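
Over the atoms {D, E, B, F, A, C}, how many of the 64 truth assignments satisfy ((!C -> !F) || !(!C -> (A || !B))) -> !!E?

38

Initial set: {T (((!C -> !F) || !(!C -> (A || !B))) -> !!E)}.
T (((!C -> !F) || !(!C -> (A || !B))) -> !!E): β-rule — branch into F ((!C -> !F) || !(!C -> (A || !B)))  //  T !!E.
  branch 1 (add F ((!C -> !F) || !(!C -> (A || !B)))):
    F ((!C -> !F) || !(!C -> (A || !B))): α-rule — add F (!C -> !F), F !(!C -> (A || !B)).
    F (!C -> !F): α-rule — add T !C, F !F.
    F !(!C -> (A || !B)): β-rule — branch into F !C  //  T (A || !B).
      branch 1.1 (add F !C):
        × closes — contains both C and !C.
      branch 1.2 (add T (A || !B)):
        T (A || !B): β-rule — branch into T A  //  T !B.
          branch 1.2.1 (add T A):
            ○ open, literals {A=T, C=F, F=T}.
          branch 1.2.2 (add T !B):
            ○ open, literals {B=F, C=F, F=T}.
  branch 2 (add T !!E):
    T !!E: drop double negation, giving T E.
    ○ open, literals {E=T}.
1 branch closed, 3 open.
Each open branch fixes some atoms; the unmentioned ones are free. Counting distinct full assignments: branch {A=T, C=F, F=T} (D, E, B) contributes 8 new; branch {B=F, C=F, F=T} (D, E, A) contributes 4 new; branch {E=T} (D, B, F, A, C) contributes 26 new. Total: 38.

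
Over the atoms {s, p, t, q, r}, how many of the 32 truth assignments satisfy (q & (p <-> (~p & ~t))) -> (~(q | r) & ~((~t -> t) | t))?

28

Initial set: {T ((q & (p <-> (~p & ~t))) -> (~(q | r) & ~((~t -> t) | t)))}.
T ((q & (p <-> (~p & ~t))) -> (~(q | r) & ~((~t -> t) | t))): β-rule — branch into F (q & (p <-> (~p & ~t)))  //  T (~(q | r) & ~((~t -> t) | t)).
  branch 1 (add F (q & (p <-> (~p & ~t)))):
    F (q & (p <-> (~p & ~t))): β-rule — branch into F q  //  F (p <-> (~p & ~t)).
      branch 1.1 (add F q):
        ○ open, literals {q=F}.
      branch 1.2 (add F (p <-> (~p & ~t))):
        F (p <-> (~p & ~t)): β-rule — branch into T p, F (~p & ~t)  //  F p, T (~p & ~t).
          branch 1.2.1 (add T p, F (~p & ~t)):
            F (~p & ~t): β-rule — branch into F ~p  //  F ~t.
              branch 1.2.1.1 (add F ~p):
                ○ open, literals {p=T}.
              branch 1.2.1.2 (add F ~t):
                ○ open, literals {p=T, t=T}.
          branch 1.2.2 (add F p, T (~p & ~t)):
            T (~p & ~t): α-rule — add T ~p, T ~t.
            ○ open, literals {p=F, t=F}.
  branch 2 (add T (~(q | r) & ~((~t -> t) | t))):
    T (~(q | r) & ~((~t -> t) | t)): α-rule — add T ~(q | r), T ~((~t -> t) | t).
    T ~(q | r): α-rule — add F q, F r.
    T ~((~t -> t) | t): α-rule — add F (~t -> t), F t.
    F (~t -> t): α-rule — add T ~t, F t.
    ○ open, literals {q=F, r=F, t=F}.
0 branches closed, 5 open.
Each open branch fixes some atoms; the unmentioned ones are free. Counting distinct full assignments: branch {q=F} (s, p, t, r) contributes 16 new; branch {p=T} (s, t, q, r) contributes 8 new; branch {p=T, t=T} (s, q, r) contributes 0 new; branch {p=F, t=F} (s, q, r) contributes 4 new; branch {q=F, r=F, t=F} (s, p) contributes 0 new. Total: 28.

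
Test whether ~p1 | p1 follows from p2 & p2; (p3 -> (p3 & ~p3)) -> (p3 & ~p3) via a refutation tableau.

Yes

Initial set: {(p2 & p2); ((p3 -> (p3 & ~p3)) -> (p3 & ~p3)); ~(~p1 | p1)}.
(p2 & p2): α-rule — add p2, p2.
~(~p1 | p1): α-rule — add ~~p1, ~p1.
× closes — contains both p1 and ~p1.
All 1 branch closes.
Every branch closed, so the premises entail the conclusion.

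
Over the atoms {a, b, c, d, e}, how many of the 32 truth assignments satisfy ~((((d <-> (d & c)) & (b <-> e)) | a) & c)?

20

Initial set: {T ~((((d <-> (d & c)) & (b <-> e)) | a) & c)}.
T ~((((d <-> (d & c)) & (b <-> e)) | a) & c): β-rule — branch into F (((d <-> (d & c)) & (b <-> e)) | a)  //  F c.
  branch 1 (add F (((d <-> (d & c)) & (b <-> e)) | a)):
    F (((d <-> (d & c)) & (b <-> e)) | a): α-rule — add F ((d <-> (d & c)) & (b <-> e)), F a.
    F ((d <-> (d & c)) & (b <-> e)): β-rule — branch into F (d <-> (d & c))  //  F (b <-> e).
      branch 1.1 (add F (d <-> (d & c))):
        F (d <-> (d & c)): β-rule — branch into T d, F (d & c)  //  F d, T (d & c).
          branch 1.1.1 (add T d, F (d & c)):
            F (d & c): β-rule — branch into F d  //  F c.
              branch 1.1.1.1 (add F d):
                × closes — contains both d and ~d.
              branch 1.1.1.2 (add F c):
                ○ open, literals {a=F, c=F, d=T}.
          branch 1.1.2 (add F d, T (d & c)):
            T (d & c): α-rule — add T d, T c.
            × closes — contains both d and ~d.
      branch 1.2 (add F (b <-> e)):
        F (b <-> e): β-rule — branch into T b, F e  //  F b, T e.
          branch 1.2.1 (add T b, F e):
            ○ open, literals {a=F, b=T, e=F}.
          branch 1.2.2 (add F b, T e):
            ○ open, literals {a=F, b=F, e=T}.
  branch 2 (add F c):
    ○ open, literals {c=F}.
2 branches closed, 4 open.
Each open branch fixes some atoms; the unmentioned ones are free. Counting distinct full assignments: branch {a=F, c=F, d=T} (b, e) contributes 4 new; branch {a=F, b=T, e=F} (c, d) contributes 3 new; branch {a=F, b=F, e=T} (c, d) contributes 3 new; branch {c=F} (a, b, d, e) contributes 10 new. Total: 20.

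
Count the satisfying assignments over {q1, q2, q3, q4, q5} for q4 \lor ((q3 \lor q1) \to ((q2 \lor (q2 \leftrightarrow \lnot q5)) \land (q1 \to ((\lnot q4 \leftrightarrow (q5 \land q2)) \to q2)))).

29

Initial set: {(q4 \lor ((q3 \lor q1) \to ((q2 \lor (q2 \leftrightarrow \lnot q5)) \land (q1 \to ((\lnot q4 \leftrightarrow (q5 \land q2)) \to q2)))))}.
(q4 \lor ((q3 \lor q1) \to ((q2 \lor (q2 \leftrightarrow \lnot q5)) \land (q1 \to ((\lnot q4 \leftrightarrow (q5 \land q2)) \to q2))))): β-rule — branch into q4  //  ((q3 \lor q1) \to ((q2 \lor (q2 \leftrightarrow \lnot q5)) \land (q1 \to ((\lnot q4 \leftrightarrow (q5 \land q2)) \to q2)))).
  branch 1 (add q4):
    ○ open, literals {q4=1}.
  branch 2 (add ((q3 \lor q1) \to ((q2 \lor (q2 \leftrightarrow \lnot q5)) \land (q1 \to ((\lnot q4 \leftrightarrow (q5 \land q2)) \to q2))))):
    ((q3 \lor q1) \to ((q2 \lor (q2 \leftrightarrow \lnot q5)) \land (q1 \to ((\lnot q4 \leftrightarrow (q5 \land q2)) \to q2)))): β-rule — branch into \lnot (q3 \lor q1)  //  ((q2 \lor (q2 \leftrightarrow \lnot q5)) \land (q1 \to ((\lnot q4 \leftrightarrow (q5 \land q2)) \to q2))).
      branch 2.1 (add \lnot (q3 \lor q1)):
        \lnot (q3 \lor q1): α-rule — add \lnot q3, \lnot q1.
        ○ open, literals {q1=0, q3=0}.
      branch 2.2 (add ((q2 \lor (q2 \leftrightarrow \lnot q5)) \land (q1 \to ((\lnot q4 \leftrightarrow (q5 \land q2)) \to q2)))):
        ((q2 \lor (q2 \leftrightarrow \lnot q5)) \land (q1 \to ((\lnot q4 \leftrightarrow (q5 \land q2)) \to q2))): α-rule — add (q2 \lor (q2 \leftrightarrow \lnot q5)), (q1 \to ((\lnot q4 \leftrightarrow (q5 \land q2)) \to q2)).
        (q2 \lor (q2 \leftrightarrow \lnot q5)): β-rule — branch into q2  //  (q2 \leftrightarrow \lnot q5).
          branch 2.2.1 (add q2):
            (q1 \to ((\lnot q4 \leftrightarrow (q5 \land q2)) \to q2)): β-rule — branch into \lnot q1  //  ((\lnot q4 \leftrightarrow (q5 \land q2)) \to q2).
              branch 2.2.1.1 (add \lnot q1):
                ○ open, literals {q1=0, q2=1}.
              branch 2.2.1.2 (add ((\lnot q4 \leftrightarrow (q5 \land q2)) \to q2)):
                ((\lnot q4 \leftrightarrow (q5 \land q2)) \to q2): β-rule — branch into \lnot (\lnot q4 \leftrightarrow (q5 \land q2))  //  q2.
                  branch 2.2.1.2.1 (add \lnot (\lnot q4 \leftrightarrow (q5 \land q2))):
                    \lnot (\lnot q4 \leftrightarrow (q5 \land q2)): β-rule — branch into \lnot q4, \lnot (q5 \land q2)  //  \lnot \lnot q4, (q5 \land q2).
                      branch 2.2.1.2.1.1 (add \lnot q4, \lnot (q5 \land q2)):
                        \lnot (q5 \land q2): β-rule — branch into \lnot q5  //  \lnot q2.
                          branch 2.2.1.2.1.1.1 (add \lnot q5):
                            ○ open, literals {q2=1, q4=0, q5=0}.
                          branch 2.2.1.2.1.1.2 (add \lnot q2):
                            × closes — contains both q2 and \lnot q2.
                      branch 2.2.1.2.1.2 (add \lnot \lnot q4, (q5 \land q2)):
                        (q5 \land q2): α-rule — add q5, q2.
                        ○ open, literals {q2=1, q4=1, q5=1}.
                  branch 2.2.1.2.2 (add q2):
                    ○ open, literals {q2=1}.
          branch 2.2.2 (add (q2 \leftrightarrow \lnot q5)):
            (q1 \to ((\lnot q4 \leftrightarrow (q5 \land q2)) \to q2)): β-rule — branch into \lnot q1  //  ((\lnot q4 \leftrightarrow (q5 \land q2)) \to q2).
              branch 2.2.2.1 (add \lnot q1):
                (q2 \leftrightarrow \lnot q5): β-rule — branch into q2, \lnot q5  //  \lnot q2, \lnot \lnot q5.
                  branch 2.2.2.1.1 (add q2, \lnot q5):
                    ○ open, literals {q1=0, q2=1, q5=0}.
                  branch 2.2.2.1.2 (add \lnot q2, \lnot \lnot q5):
                    ○ open, literals {q1=0, q2=0, q5=1}.
              branch 2.2.2.2 (add ((\lnot q4 \leftrightarrow (q5 \land q2)) \to q2)):
                (q2 \leftrightarrow \lnot q5): β-rule — branch into q2, \lnot q5  //  \lnot q2, \lnot \lnot q5.
                  branch 2.2.2.2.1 (add q2, \lnot q5):
                    ((\lnot q4 \leftrightarrow (q5 \land q2)) \to q2): β-rule — branch into \lnot (\lnot q4 \leftrightarrow (q5 \land q2))  //  q2.
                      branch 2.2.2.2.1.1 (add \lnot (\lnot q4 \leftrightarrow (q5 \land q2))):
                        \lnot (\lnot q4 \leftrightarrow (q5 \land q2)): β-rule — branch into \lnot q4, \lnot (q5 \land q2)  //  \lnot \lnot q4, (q5 \land q2).
                          branch 2.2.2.2.1.1.1 (add \lnot q4, \lnot (q5 \land q2)):
                            \lnot (q5 \land q2): β-rule — branch into \lnot q5  //  \lnot q2.
                              branch 2.2.2.2.1.1.1.1 (add \lnot q5):
                                ○ open, literals {q2=1, q4=0, q5=0}.
                              branch 2.2.2.2.1.1.1.2 (add \lnot q2):
                                × closes — contains both q2 and \lnot q2.
                          branch 2.2.2.2.1.1.2 (add \lnot \lnot q4, (q5 \land q2)):
                            (q5 \land q2): α-rule — add q5, q2.
                            × closes — contains both q5 and \lnot q5.
                      branch 2.2.2.2.1.2 (add q2):
                        ○ open, literals {q2=1, q5=0}.
                  branch 2.2.2.2.2 (add \lnot q2, \lnot \lnot q5):
                    ((\lnot q4 \leftrightarrow (q5 \land q2)) \to q2): β-rule — branch into \lnot (\lnot q4 \leftrightarrow (q5 \land q2))  //  q2.
                      branch 2.2.2.2.2.1 (add \lnot (\lnot q4 \leftrightarrow (q5 \land q2))):
                        \lnot (\lnot q4 \leftrightarrow (q5 \land q2)): β-rule — branch into \lnot q4, \lnot (q5 \land q2)  //  \lnot \lnot q4, (q5 \land q2).
                          branch 2.2.2.2.2.1.1 (add \lnot q4, \lnot (q5 \land q2)):
                            \lnot (q5 \land q2): β-rule — branch into \lnot q5  //  \lnot q2.
                              branch 2.2.2.2.2.1.1.1 (add \lnot q5):
                                × closes — contains both q5 and \lnot q5.
                              branch 2.2.2.2.2.1.1.2 (add \lnot q2):
                                ○ open, literals {q2=0, q4=0, q5=1}.
                          branch 2.2.2.2.2.1.2 (add \lnot \lnot q4, (q5 \land q2)):
                            (q5 \land q2): α-rule — add q5, q2.
                            × closes — contains both q2 and \lnot q2.
                      branch 2.2.2.2.2.2 (add q2):
                        × closes — contains both q2 and \lnot q2.
6 branches closed, 11 open.
Each open branch fixes some atoms; the unmentioned ones are free. Counting distinct full assignments: branch {q4=1} (q1, q2, q3, q5) contributes 16 new; branch {q1=0, q3=0} (q2, q4, q5) contributes 4 new; branch {q1=0, q2=1} (q3, q4, q5) contributes 2 new; branch {q2=1, q4=0, q5=0} (q1, q3) contributes 2 new; branch {q2=1, q4=1, q5=1} (q1, q3) contributes 0 new; branch {q2=1} (q1, q3, q4, q5) contributes 2 new; branch {q1=0, q2=1, q5=0} (q3, q4) contributes 0 new; branch {q1=0, q2=0, q5=1} (q3, q4) contributes 1 new; branch {q2=1, q4=0, q5=0} (q1, q3) contributes 0 new; branch {q2=1, q5=0} (q1, q3, q4) contributes 0 new; branch {q2=0, q4=0, q5=1} (q1, q3) contributes 2 new. Total: 29.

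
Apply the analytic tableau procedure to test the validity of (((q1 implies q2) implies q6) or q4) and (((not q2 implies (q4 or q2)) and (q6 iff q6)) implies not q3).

Not valid

Assume the negation and expand:
Initial set: {not ((((q1 implies q2) implies q6) or q4) and (((not q2 implies (q4 or q2)) and (q6 iff q6)) implies not q3))}.
not ((((q1 implies q2) implies q6) or q4) and (((not q2 implies (q4 or q2)) and (q6 iff q6)) implies not q3)): β-rule — branch into not (((q1 implies q2) implies q6) or q4)  //  not (((not q2 implies (q4 or q2)) and (q6 iff q6)) implies not q3).
  branch 1 (add not (((q1 implies q2) implies q6) or q4)):
    not (((q1 implies q2) implies q6) or q4): α-rule — add not ((q1 implies q2) implies q6), not q4.
    not ((q1 implies q2) implies q6): α-rule — add (q1 implies q2), not q6.
    (q1 implies q2): β-rule — branch into not q1  //  q2.
      branch 1.1 (add not q1):
        ○ open, literals {q1=0, q4=0, q6=0}.
      branch 1.2 (add q2):
        ○ open, literals {q2=1, q4=0, q6=0}.
  branch 2 (add not (((not q2 implies (q4 or q2)) and (q6 iff q6)) implies not q3)):
    not (((not q2 implies (q4 or q2)) and (q6 iff q6)) implies not q3): α-rule — add ((not q2 implies (q4 or q2)) and (q6 iff q6)), not not q3.
    ((not q2 implies (q4 or q2)) and (q6 iff q6)): α-rule — add (not q2 implies (q4 or q2)), (q6 iff q6).
    (not q2 implies (q4 or q2)): β-rule — branch into not not q2  //  (q4 or q2).
      branch 2.1 (add not not q2):
        (q6 iff q6): β-rule — branch into q6, q6  //  not q6, not q6.
          branch 2.1.1 (add q6, q6):
            ○ open, literals {q2=1, q3=1, q6=1}.
          branch 2.1.2 (add not q6, not q6):
            ○ open, literals {q2=1, q3=1, q6=0}.
      branch 2.2 (add (q4 or q2)):
        (q6 iff q6): β-rule — branch into q6, q6  //  not q6, not q6.
          branch 2.2.1 (add q6, q6):
            (q4 or q2): β-rule — branch into q4  //  q2.
              branch 2.2.1.1 (add q4):
                ○ open, literals {q3=1, q4=1, q6=1}.
              branch 2.2.1.2 (add q2):
                ○ open, literals {q2=1, q3=1, q6=1}.
          branch 2.2.2 (add not q6, not q6):
            (q4 or q2): β-rule — branch into q4  //  q2.
              branch 2.2.2.1 (add q4):
                ○ open, literals {q3=1, q4=1, q6=0}.
              branch 2.2.2.2 (add q2):
                ○ open, literals {q2=1, q3=1, q6=0}.
0 branches closed, 8 open.
An open branch gives a countermodel: q1=0, q4=0, q6=0 (unmentioned atoms arbitrary); under it the original formula is false.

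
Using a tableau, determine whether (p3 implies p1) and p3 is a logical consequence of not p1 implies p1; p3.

Yes

Initial set: {(not p1 implies p1); p3; not ((p3 implies p1) and p3)}.
(not p1 implies p1): β-rule — branch into not not p1  //  p1.
  branch 1 (add not not p1):
    not ((p3 implies p1) and p3): β-rule — branch into not (p3 implies p1)  //  not p3.
      branch 1.1 (add not (p3 implies p1)):
        not (p3 implies p1): α-rule — add p3, not p1.
        × closes — contains both p1 and not p1.
      branch 1.2 (add not p3):
        × closes — contains both p3 and not p3.
  branch 2 (add p1):
    not ((p3 implies p1) and p3): β-rule — branch into not (p3 implies p1)  //  not p3.
      branch 2.1 (add not (p3 implies p1)):
        not (p3 implies p1): α-rule — add p3, not p1.
        × closes — contains both p1 and not p1.
      branch 2.2 (add not p3):
        × closes — contains both p3 and not p3.
All 4 branches close.
Every branch closed, so the premises entail the conclusion.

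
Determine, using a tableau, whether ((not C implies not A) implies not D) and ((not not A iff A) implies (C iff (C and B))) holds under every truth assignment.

Not valid

Assume the negation and expand:
Initial set: {not (((not C implies not A) implies not D) and ((not not A iff A) implies (C iff (C and B))))}.
not (((not C implies not A) implies not D) and ((not not A iff A) implies (C iff (C and B)))): β-rule — branch into not ((not C implies not A) implies not D)  //  not ((not not A iff A) implies (C iff (C and B))).
  branch 1 (add not ((not C implies not A) implies not D)):
    not ((not C implies not A) implies not D): α-rule — add (not C implies not A), not not D.
    (not C implies not A): β-rule — branch into not not C  //  not A.
      branch 1.1 (add not not C):
        ○ open, literals {C=1, D=1}.
      branch 1.2 (add not A):
        ○ open, literals {A=0, D=1}.
  branch 2 (add not ((not not A iff A) implies (C iff (C and B)))):
    not ((not not A iff A) implies (C iff (C and B))): α-rule — add (not not A iff A), not (C iff (C and B)).
    (not not A iff A): β-rule — branch into not not A, A  //  not not not A, not A.
      branch 2.1 (add not not A, A):
        not not A: drop double negation, giving A.
        not (C iff (C and B)): β-rule — branch into C, not (C and B)  //  not C, (C and B).
          branch 2.1.1 (add C, not (C and B)):
            not (C and B): β-rule — branch into not C  //  not B.
              branch 2.1.1.1 (add not C):
                × closes — contains both C and not C.
              branch 2.1.1.2 (add not B):
                ○ open, literals {A=1, B=0, C=1}.
          branch 2.1.2 (add not C, (C and B)):
            (C and B): α-rule — add C, B.
            × closes — contains both C and not C.
      branch 2.2 (add not not not A, not A):
        not not not A: drop double negation, giving not A.
        not (C iff (C and B)): β-rule — branch into C, not (C and B)  //  not C, (C and B).
          branch 2.2.1 (add C, not (C and B)):
            not (C and B): β-rule — branch into not C  //  not B.
              branch 2.2.1.1 (add not C):
                × closes — contains both C and not C.
              branch 2.2.1.2 (add not B):
                ○ open, literals {A=0, B=0, C=1}.
          branch 2.2.2 (add not C, (C and B)):
            (C and B): α-rule — add C, B.
            × closes — contains both C and not C.
4 branches closed, 4 open.
An open branch gives a countermodel: C=1, D=1 (unmentioned atoms arbitrary); under it the original formula is false.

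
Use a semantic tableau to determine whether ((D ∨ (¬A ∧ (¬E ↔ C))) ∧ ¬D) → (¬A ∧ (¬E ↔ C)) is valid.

Assume the negation and expand:
Initial set: {F (((D ∨ (¬A ∧ (¬E ↔ C))) ∧ ¬D) → (¬A ∧ (¬E ↔ C)))}.
F (((D ∨ (¬A ∧ (¬E ↔ C))) ∧ ¬D) → (¬A ∧ (¬E ↔ C))): α-rule — add T ((D ∨ (¬A ∧ (¬E ↔ C))) ∧ ¬D), F (¬A ∧ (¬E ↔ C)).
T ((D ∨ (¬A ∧ (¬E ↔ C))) ∧ ¬D): α-rule — add T (D ∨ (¬A ∧ (¬E ↔ C))), T ¬D.
F (¬A ∧ (¬E ↔ C)): β-rule — branch into F ¬A  //  F (¬E ↔ C).
  branch 1 (add F ¬A):
    T (D ∨ (¬A ∧ (¬E ↔ C))): β-rule — branch into T D  //  T (¬A ∧ (¬E ↔ C)).
      branch 1.1 (add T D):
        × closes — contains both D and ¬D.
      branch 1.2 (add T (¬A ∧ (¬E ↔ C))):
        T (¬A ∧ (¬E ↔ C)): α-rule — add T ¬A, T (¬E ↔ C).
        × closes — contains both A and ¬A.
  branch 2 (add F (¬E ↔ C)):
    T (D ∨ (¬A ∧ (¬E ↔ C))): β-rule — branch into T D  //  T (¬A ∧ (¬E ↔ C)).
      branch 2.1 (add T D):
        × closes — contains both D and ¬D.
      branch 2.2 (add T (¬A ∧ (¬E ↔ C))):
        T (¬A ∧ (¬E ↔ C)): α-rule — add T ¬A, T (¬E ↔ C).
        F (¬E ↔ C): β-rule — branch into T ¬E, F C  //  F ¬E, T C.
          branch 2.2.1 (add T ¬E, F C):
            T (¬E ↔ C): β-rule — branch into T ¬E, T C  //  F ¬E, F C.
              branch 2.2.1.1 (add T ¬E, T C):
                × closes — contains both C and ¬C.
              branch 2.2.1.2 (add F ¬E, F C):
                × closes — contains both E and ¬E.
          branch 2.2.2 (add F ¬E, T C):
            T (¬E ↔ C): β-rule — branch into T ¬E, T C  //  F ¬E, F C.
              branch 2.2.2.1 (add T ¬E, T C):
                × closes — contains both E and ¬E.
              branch 2.2.2.2 (add F ¬E, F C):
                × closes — contains both C and ¬C.
All 7 branches close.
Every branch closed, so the negation is unsatisfiable and the formula is valid.

Valid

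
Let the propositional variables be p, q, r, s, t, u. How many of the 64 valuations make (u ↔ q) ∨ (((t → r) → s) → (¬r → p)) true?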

--------------------------------

• [EXERCISE] Among the entries, copy every line containing the word "giving".

• [EXERCISE RESULT]
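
    T !!E: drop double negation, giving T E.
        not not A: drop double negation, giving A.
        not not not A: drop double negation, giving not A.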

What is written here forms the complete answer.